▶ **EXERCISE**
What you return must be an exact copy of the lines in the listing below between the line holding "A researcher models the germination" and the line holding "A drawer contains 3", inclusive, and nothing more.

*** Opening of RECORDS FOR THIS EXERCISE ***

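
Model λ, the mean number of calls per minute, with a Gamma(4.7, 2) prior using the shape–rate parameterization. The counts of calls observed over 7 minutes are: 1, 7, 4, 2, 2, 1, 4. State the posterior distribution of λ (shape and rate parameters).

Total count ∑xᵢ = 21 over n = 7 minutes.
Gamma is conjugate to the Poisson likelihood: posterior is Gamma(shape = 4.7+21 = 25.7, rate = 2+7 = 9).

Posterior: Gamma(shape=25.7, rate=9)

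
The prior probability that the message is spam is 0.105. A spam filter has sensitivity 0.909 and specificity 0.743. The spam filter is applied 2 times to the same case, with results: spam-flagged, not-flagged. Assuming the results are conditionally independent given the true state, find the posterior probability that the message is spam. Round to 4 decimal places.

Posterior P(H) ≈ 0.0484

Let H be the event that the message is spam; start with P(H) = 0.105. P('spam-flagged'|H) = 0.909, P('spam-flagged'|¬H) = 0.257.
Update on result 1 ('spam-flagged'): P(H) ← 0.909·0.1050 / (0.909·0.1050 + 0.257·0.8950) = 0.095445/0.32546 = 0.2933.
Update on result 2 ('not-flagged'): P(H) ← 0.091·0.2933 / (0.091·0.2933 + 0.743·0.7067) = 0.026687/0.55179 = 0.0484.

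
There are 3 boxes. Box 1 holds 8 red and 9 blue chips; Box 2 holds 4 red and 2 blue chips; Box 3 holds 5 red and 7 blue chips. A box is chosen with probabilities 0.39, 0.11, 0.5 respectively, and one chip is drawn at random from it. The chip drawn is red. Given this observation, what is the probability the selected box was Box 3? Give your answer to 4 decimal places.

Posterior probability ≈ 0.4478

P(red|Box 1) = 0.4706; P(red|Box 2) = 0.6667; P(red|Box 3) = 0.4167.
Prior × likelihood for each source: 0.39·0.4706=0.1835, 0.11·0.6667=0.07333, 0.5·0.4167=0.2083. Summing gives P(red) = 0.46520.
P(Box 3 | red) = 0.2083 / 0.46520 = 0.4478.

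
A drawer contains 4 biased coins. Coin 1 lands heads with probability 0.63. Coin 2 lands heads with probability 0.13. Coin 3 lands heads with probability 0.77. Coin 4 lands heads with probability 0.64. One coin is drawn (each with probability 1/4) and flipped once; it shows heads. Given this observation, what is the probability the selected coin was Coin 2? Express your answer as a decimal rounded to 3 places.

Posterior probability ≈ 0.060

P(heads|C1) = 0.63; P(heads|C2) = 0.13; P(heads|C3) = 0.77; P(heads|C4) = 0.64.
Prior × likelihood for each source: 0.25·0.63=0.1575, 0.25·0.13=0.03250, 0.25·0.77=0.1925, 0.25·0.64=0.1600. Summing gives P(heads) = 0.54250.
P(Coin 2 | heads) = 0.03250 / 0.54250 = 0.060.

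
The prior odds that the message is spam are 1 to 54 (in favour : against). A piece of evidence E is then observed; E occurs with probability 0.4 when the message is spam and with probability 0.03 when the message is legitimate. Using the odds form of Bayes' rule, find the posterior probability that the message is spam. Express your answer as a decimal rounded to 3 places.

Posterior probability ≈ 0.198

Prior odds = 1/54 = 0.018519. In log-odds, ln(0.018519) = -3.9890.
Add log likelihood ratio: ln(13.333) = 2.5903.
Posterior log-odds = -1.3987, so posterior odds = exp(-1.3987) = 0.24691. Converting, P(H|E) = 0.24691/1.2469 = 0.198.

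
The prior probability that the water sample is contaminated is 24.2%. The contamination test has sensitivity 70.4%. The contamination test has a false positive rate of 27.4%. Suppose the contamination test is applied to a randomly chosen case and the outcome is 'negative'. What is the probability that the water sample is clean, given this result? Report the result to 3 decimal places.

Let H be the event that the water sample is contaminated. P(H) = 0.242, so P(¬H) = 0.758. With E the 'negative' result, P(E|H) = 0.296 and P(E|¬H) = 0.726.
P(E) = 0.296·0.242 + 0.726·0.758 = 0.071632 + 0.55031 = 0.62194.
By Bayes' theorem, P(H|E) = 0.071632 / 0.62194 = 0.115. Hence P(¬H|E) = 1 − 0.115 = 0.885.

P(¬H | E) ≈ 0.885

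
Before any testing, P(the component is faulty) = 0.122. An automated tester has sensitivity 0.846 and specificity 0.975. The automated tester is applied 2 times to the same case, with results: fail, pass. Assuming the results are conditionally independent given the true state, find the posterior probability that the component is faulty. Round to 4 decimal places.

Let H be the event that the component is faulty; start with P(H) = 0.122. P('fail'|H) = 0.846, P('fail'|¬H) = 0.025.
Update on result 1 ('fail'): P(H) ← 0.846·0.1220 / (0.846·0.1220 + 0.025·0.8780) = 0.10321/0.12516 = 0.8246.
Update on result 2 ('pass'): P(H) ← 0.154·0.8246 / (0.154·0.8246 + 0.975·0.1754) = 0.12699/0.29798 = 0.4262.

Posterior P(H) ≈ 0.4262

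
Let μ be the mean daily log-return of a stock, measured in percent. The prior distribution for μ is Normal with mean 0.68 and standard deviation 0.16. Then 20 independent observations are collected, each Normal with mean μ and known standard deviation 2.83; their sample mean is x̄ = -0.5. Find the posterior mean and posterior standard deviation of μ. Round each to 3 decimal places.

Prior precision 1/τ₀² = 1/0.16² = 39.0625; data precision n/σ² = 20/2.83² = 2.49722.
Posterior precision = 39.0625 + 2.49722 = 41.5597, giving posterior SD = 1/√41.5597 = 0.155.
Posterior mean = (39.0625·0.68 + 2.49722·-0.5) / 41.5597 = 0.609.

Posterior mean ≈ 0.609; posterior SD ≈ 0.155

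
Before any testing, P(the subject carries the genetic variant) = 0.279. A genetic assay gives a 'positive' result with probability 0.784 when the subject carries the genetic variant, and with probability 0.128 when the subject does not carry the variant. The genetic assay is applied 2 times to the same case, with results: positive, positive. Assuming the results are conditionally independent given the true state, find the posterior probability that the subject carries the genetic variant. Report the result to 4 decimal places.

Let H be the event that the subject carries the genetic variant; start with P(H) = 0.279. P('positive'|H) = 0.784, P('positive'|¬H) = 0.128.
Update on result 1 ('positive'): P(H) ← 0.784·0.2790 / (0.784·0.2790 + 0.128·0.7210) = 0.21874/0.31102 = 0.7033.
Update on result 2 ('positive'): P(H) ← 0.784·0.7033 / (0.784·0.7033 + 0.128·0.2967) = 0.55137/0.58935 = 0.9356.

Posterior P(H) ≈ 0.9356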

*** Close of RECORDS FOR THIS EXERCISE ***
*** Opening of RECORDS FOR THIS EXERCISE ***

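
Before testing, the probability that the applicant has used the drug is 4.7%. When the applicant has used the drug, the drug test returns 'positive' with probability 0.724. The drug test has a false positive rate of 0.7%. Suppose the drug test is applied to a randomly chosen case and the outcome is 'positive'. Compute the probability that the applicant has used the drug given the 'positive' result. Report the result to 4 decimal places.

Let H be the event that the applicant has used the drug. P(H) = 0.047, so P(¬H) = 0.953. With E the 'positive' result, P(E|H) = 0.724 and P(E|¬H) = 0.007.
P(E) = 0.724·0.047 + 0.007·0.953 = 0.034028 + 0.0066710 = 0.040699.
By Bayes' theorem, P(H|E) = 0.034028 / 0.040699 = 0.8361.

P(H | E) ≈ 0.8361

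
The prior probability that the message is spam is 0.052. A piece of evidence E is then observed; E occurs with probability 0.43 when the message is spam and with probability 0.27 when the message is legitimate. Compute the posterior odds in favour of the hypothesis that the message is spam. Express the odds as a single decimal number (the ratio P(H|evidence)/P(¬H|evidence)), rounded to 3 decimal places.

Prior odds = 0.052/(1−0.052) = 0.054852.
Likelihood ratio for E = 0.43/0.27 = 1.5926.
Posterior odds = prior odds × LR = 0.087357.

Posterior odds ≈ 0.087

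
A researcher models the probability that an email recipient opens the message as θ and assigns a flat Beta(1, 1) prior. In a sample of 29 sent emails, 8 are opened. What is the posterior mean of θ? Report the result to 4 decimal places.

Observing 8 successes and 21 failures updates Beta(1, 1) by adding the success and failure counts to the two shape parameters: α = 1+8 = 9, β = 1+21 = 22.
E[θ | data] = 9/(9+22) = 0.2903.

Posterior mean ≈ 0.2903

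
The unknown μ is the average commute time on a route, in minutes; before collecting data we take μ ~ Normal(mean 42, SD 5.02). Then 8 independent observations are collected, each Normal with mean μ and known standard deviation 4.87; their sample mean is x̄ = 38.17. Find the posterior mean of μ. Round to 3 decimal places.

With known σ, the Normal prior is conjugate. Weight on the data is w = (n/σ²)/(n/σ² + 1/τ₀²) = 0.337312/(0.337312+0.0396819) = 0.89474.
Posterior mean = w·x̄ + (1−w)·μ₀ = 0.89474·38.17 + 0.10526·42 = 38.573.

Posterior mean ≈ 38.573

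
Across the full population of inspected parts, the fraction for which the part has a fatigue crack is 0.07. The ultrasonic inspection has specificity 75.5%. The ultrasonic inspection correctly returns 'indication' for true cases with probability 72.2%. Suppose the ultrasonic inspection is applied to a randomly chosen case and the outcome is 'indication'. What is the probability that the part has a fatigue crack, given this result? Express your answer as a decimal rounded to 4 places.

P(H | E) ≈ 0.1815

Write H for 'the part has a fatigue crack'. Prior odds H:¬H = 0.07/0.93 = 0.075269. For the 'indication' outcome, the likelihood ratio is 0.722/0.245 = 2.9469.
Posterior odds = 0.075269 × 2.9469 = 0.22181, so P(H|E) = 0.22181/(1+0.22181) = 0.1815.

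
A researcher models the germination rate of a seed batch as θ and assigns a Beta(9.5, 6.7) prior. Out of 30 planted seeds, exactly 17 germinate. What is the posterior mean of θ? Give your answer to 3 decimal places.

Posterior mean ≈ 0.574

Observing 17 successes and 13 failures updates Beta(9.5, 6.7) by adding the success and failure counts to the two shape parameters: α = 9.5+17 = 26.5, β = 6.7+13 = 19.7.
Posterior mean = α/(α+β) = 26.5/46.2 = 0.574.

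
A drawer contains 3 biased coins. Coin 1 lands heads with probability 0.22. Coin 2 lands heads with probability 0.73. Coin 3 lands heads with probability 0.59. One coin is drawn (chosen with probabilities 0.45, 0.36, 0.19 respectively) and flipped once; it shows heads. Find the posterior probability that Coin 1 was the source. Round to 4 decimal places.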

*** Close of RECORDS FOR THIS EXERCISE ***

▶ **RESULT OF THE TASK**
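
A researcher models the germination rate of a seed batch as θ and assigns a Beta(9.5, 6.7) prior. Out of 30 planted seeds, exactly 17 germinate. What is the posterior mean of θ? Give your answer to 3 decimal places.

Posterior mean ≈ 0.574

Observing 17 successes and 13 failures updates Beta(9.5, 6.7) by adding the success and failure counts to the two shape parameters: α = 9.5+17 = 26.5, β = 6.7+13 = 19.7.
Posterior mean = α/(α+β) = 26.5/46.2 = 0.574.

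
A drawer contains 3 biased coins. Coin 1 lands heads with probability 0.22. Coin 2 lands heads with probability 0.73. Coin 3 lands heads with probability 0.59. One coin is drawn (chosen with probabilities 0.45, 0.36, 0.19 respectively) and flipped once; it shows heads. Find the posterior probability that Coin 1 was the source. Round to 4 decimal places.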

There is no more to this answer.